Task details: The entries below contain a stretch that opens with the line containing "The values of" and closes with the line containing "-12, _, -14, -12, -8, -2"; set down that stretch exactly, both ends included, and nothing else.

'''

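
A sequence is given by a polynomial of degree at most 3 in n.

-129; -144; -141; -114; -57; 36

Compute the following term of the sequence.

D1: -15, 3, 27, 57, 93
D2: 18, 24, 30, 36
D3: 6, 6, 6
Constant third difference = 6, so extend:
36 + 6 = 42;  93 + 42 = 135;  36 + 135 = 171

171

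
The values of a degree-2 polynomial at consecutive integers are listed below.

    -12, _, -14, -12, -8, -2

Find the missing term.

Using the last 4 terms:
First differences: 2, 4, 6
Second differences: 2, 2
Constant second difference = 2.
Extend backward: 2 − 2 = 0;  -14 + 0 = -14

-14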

'''
'''

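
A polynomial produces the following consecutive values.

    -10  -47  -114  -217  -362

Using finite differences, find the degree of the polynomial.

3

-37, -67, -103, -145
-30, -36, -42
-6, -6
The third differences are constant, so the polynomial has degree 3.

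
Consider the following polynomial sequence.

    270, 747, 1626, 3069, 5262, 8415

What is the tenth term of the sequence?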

'''

Response to the exercise:
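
The values of a degree-2 polynomial at consecutive integers are listed below.

    -12, _, -14, -12, -8, -2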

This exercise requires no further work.